GIVEN INFORMATION
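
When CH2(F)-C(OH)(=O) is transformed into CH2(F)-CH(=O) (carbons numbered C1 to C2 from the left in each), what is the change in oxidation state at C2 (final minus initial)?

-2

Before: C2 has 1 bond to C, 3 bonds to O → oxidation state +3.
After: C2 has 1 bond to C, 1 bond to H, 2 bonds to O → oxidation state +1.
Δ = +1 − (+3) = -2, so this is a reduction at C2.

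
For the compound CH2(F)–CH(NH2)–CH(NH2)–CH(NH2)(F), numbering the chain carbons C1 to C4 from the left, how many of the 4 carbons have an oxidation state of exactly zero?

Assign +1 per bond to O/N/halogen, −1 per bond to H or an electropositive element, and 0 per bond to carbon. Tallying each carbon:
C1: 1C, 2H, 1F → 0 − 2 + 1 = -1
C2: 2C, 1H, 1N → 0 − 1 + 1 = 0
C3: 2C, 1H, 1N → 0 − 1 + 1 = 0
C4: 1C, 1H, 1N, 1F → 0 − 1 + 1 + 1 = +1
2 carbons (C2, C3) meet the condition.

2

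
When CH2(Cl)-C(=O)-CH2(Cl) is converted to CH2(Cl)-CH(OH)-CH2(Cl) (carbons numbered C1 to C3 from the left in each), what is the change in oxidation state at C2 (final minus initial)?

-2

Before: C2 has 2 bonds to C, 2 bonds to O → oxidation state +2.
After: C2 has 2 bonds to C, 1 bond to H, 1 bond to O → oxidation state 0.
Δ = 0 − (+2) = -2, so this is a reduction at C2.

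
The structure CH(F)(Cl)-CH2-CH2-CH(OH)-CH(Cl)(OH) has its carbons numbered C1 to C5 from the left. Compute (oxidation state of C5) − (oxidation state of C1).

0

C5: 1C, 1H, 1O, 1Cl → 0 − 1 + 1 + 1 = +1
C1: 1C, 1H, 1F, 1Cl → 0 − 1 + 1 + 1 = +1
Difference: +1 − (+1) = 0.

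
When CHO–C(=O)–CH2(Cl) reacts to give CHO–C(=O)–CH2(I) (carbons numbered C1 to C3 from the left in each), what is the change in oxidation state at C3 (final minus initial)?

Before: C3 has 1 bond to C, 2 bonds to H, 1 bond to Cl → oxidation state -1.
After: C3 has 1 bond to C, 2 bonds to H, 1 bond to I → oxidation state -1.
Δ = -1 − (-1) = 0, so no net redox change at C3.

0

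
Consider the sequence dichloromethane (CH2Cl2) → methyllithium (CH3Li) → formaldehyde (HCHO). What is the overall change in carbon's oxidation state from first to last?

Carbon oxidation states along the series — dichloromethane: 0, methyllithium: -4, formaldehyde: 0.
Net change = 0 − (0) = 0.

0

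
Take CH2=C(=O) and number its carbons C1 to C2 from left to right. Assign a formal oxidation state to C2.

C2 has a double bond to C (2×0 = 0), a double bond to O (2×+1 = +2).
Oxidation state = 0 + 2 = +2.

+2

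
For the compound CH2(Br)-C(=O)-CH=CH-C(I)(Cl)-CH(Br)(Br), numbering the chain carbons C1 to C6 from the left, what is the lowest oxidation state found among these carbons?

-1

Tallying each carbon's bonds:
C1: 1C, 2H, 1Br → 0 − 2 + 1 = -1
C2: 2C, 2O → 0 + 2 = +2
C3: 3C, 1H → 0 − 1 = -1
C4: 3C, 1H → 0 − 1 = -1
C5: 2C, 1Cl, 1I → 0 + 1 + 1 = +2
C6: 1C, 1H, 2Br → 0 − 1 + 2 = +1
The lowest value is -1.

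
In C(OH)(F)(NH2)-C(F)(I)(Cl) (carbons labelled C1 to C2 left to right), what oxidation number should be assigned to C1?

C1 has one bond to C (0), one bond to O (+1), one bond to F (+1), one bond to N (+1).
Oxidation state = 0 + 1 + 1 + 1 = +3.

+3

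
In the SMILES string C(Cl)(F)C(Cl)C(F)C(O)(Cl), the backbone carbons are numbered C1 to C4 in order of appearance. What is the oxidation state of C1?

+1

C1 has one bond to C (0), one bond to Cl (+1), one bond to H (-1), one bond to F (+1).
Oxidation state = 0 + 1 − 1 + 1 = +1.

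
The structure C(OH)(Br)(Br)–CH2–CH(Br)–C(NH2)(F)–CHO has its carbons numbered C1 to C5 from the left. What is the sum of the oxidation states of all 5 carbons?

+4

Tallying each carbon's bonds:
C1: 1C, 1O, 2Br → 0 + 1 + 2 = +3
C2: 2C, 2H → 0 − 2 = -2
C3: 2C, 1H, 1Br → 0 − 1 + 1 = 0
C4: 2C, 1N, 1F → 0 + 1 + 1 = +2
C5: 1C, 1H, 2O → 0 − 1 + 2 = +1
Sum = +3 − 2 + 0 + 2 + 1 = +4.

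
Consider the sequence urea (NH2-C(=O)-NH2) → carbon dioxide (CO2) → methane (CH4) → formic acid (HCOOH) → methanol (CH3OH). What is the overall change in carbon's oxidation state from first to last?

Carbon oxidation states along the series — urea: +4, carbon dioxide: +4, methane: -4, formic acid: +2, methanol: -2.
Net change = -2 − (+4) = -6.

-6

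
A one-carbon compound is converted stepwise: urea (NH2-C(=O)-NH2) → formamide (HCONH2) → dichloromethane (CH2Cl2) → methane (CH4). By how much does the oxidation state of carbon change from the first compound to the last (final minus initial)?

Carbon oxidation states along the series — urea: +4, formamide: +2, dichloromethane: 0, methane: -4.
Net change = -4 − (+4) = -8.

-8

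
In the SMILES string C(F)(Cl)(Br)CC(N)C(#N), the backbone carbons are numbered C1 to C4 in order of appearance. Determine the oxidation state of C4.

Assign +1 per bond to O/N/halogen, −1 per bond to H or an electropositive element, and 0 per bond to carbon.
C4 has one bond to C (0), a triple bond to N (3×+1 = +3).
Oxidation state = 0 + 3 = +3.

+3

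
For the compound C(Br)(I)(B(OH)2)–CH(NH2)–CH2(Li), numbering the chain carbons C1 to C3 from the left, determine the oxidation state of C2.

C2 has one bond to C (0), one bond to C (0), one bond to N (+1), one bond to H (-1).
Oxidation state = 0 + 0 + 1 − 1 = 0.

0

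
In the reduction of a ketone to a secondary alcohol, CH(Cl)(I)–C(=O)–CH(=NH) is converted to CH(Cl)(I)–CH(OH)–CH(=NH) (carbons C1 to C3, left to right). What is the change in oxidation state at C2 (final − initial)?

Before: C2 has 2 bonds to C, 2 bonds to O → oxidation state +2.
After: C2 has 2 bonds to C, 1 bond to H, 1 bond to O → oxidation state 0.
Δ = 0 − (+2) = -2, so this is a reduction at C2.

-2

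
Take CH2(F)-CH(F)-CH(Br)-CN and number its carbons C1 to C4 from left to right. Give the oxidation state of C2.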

WHAT YOU NEED TO DO
Make a verbatim copy of each record.

ANSWER BOX
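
When CH2(F)-C(OH)(=O) is transformed into CH2(F)-CH(=O) (carbons numbered C1 to C2 from the left in each), what is the change in oxidation state at C2 (final minus initial)?

-2

Before: C2 has 1 bond to C, 3 bonds to O → oxidation state +3.
After: C2 has 1 bond to C, 1 bond to H, 2 bonds to O → oxidation state +1.
Δ = +1 − (+3) = -2, so this is a reduction at C2.

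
For the compound CH2(F)–CH(NH2)–CH(NH2)–CH(NH2)(F), numbering the chain carbons C1 to C4 from the left, how many of the 4 carbons have an oxidation state of exactly zero?

Assign +1 per bond to O/N/halogen, −1 per bond to H or an electropositive element, and 0 per bond to carbon. Tallying each carbon:
C1: 1C, 2H, 1F → 0 − 2 + 1 = -1
C2: 2C, 1H, 1N → 0 − 1 + 1 = 0
C3: 2C, 1H, 1N → 0 − 1 + 1 = 0
C4: 1C, 1H, 1N, 1F → 0 − 1 + 1 + 1 = +1
2 carbons (C2, C3) meet the condition.

2

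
When CH2(Cl)-C(=O)-CH2(Cl) is converted to CH2(Cl)-CH(OH)-CH2(Cl) (carbons numbered C1 to C3 from the left in each), what is the change in oxidation state at C2 (final minus initial)?

-2

Before: C2 has 2 bonds to C, 2 bonds to O → oxidation state +2.
After: C2 has 2 bonds to C, 1 bond to H, 1 bond to O → oxidation state 0.
Δ = 0 − (+2) = -2, so this is a reduction at C2.

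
The structure CH(F)(Cl)-CH2-CH2-CH(OH)-CH(Cl)(OH) has its carbons numbered C1 to C5 from the left. Compute (oxidation state of C5) − (oxidation state of C1).

0

C5: 1C, 1H, 1O, 1Cl → 0 − 1 + 1 + 1 = +1
C1: 1C, 1H, 1F, 1Cl → 0 − 1 + 1 + 1 = +1
Difference: +1 − (+1) = 0.

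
When CHO–C(=O)–CH2(Cl) reacts to give CHO–C(=O)–CH2(I) (carbons numbered C1 to C3 from the left in each), what is the change in oxidation state at C3 (final minus initial)?

Before: C3 has 1 bond to C, 2 bonds to H, 1 bond to Cl → oxidation state -1.
After: C3 has 1 bond to C, 2 bonds to H, 1 bond to I → oxidation state -1.
Δ = -1 − (-1) = 0, so no net redox change at C3.

0

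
Consider the sequence dichloromethane (CH2Cl2) → methyllithium (CH3Li) → formaldehyde (HCHO). What is the overall change in carbon's oxidation state from first to last?

Carbon oxidation states along the series — dichloromethane: 0, methyllithium: -4, formaldehyde: 0.
Net change = 0 − (0) = 0.

0

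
Take CH2=C(=O) and number its carbons C1 to C2 from left to right. Assign a formal oxidation state to C2.

C2 has a double bond to C (2×0 = 0), a double bond to O (2×+1 = +2).
Oxidation state = 0 + 2 = +2.

+2

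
For the compound CH2(Br)-C(=O)-CH=CH-C(I)(Cl)-CH(Br)(Br), numbering the chain carbons C1 to C6 from the left, what is the lowest oxidation state found among these carbons?

-1

Tallying each carbon's bonds:
C1: 1C, 2H, 1Br → 0 − 2 + 1 = -1
C2: 2C, 2O → 0 + 2 = +2
C3: 3C, 1H → 0 − 1 = -1
C4: 3C, 1H → 0 − 1 = -1
C5: 2C, 1Cl, 1I → 0 + 1 + 1 = +2
C6: 1C, 1H, 2Br → 0 − 1 + 2 = +1
The lowest value is -1.

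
In C(OH)(F)(NH2)-C(F)(I)(Cl) (carbons labelled C1 to C2 left to right), what oxidation number should be assigned to C1?

C1 has one bond to C (0), one bond to O (+1), one bond to F (+1), one bond to N (+1).
Oxidation state = 0 + 1 + 1 + 1 = +3.

+3

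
In the SMILES string C(Cl)(F)C(Cl)C(F)C(O)(Cl), the backbone carbons are numbered C1 to C4 in order of appearance. What is the oxidation state of C1?

+1

C1 has one bond to C (0), one bond to Cl (+1), one bond to H (-1), one bond to F (+1).
Oxidation state = 0 + 1 − 1 + 1 = +1.

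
The structure C(OH)(Br)(Br)–CH2–CH(Br)–C(NH2)(F)–CHO has its carbons numbered C1 to C5 from the left. What is the sum of the oxidation states of all 5 carbons?

+4

Tallying each carbon's bonds:
C1: 1C, 1O, 2Br → 0 + 1 + 2 = +3
C2: 2C, 2H → 0 − 2 = -2
C3: 2C, 1H, 1Br → 0 − 1 + 1 = 0
C4: 2C, 1N, 1F → 0 + 1 + 1 = +2
C5: 1C, 1H, 2O → 0 − 1 + 2 = +1
Sum = +3 − 2 + 0 + 2 + 1 = +4.

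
Consider the sequence urea (NH2-C(=O)-NH2) → carbon dioxide (CO2) → methane (CH4) → formic acid (HCOOH) → methanol (CH3OH). What is the overall change in carbon's oxidation state from first to last?

Carbon oxidation states along the series — urea: +4, carbon dioxide: +4, methane: -4, formic acid: +2, methanol: -2.
Net change = -2 − (+4) = -6.

-6

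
A one-carbon compound is converted stepwise: urea (NH2-C(=O)-NH2) → formamide (HCONH2) → dichloromethane (CH2Cl2) → methane (CH4). By how much does the oxidation state of carbon change from the first compound to the last (final minus initial)?

Carbon oxidation states along the series — urea: +4, formamide: +2, dichloromethane: 0, methane: -4.
Net change = -4 − (+4) = -8.

-8

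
In the SMILES string C(F)(Cl)(Br)CC(N)C(#N), the backbone carbons are numbered C1 to C4 in order of appearance. Determine the oxidation state of C4.

Assign +1 per bond to O/N/halogen, −1 per bond to H or an electropositive element, and 0 per bond to carbon.
C4 has one bond to C (0), a triple bond to N (3×+1 = +3).
Oxidation state = 0 + 3 = +3.

+3

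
For the compound C(Br)(I)(B(OH)2)–CH(NH2)–CH2(Li), numbering the chain carbons C1 to C3 from the left, determine the oxidation state of C2.

C2 has one bond to C (0), one bond to C (0), one bond to N (+1), one bond to H (-1).
Oxidation state = 0 + 0 + 1 − 1 = 0.

0

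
In the reduction of a ketone to a secondary alcohol, CH(Cl)(I)–C(=O)–CH(=NH) is converted to CH(Cl)(I)–CH(OH)–CH(=NH) (carbons C1 to C3, left to right). What is the change in oxidation state at C2 (final − initial)?

Before: C2 has 2 bonds to C, 2 bonds to O → oxidation state +2.
After: C2 has 2 bonds to C, 1 bond to H, 1 bond to O → oxidation state 0.
Δ = 0 − (+2) = -2, so this is a reduction at C2.

-2

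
Take CH2(F)-CH(F)-CH(Br)-CN and number its carbons C1 to C4 from left to right. Give the oxidation state of C2.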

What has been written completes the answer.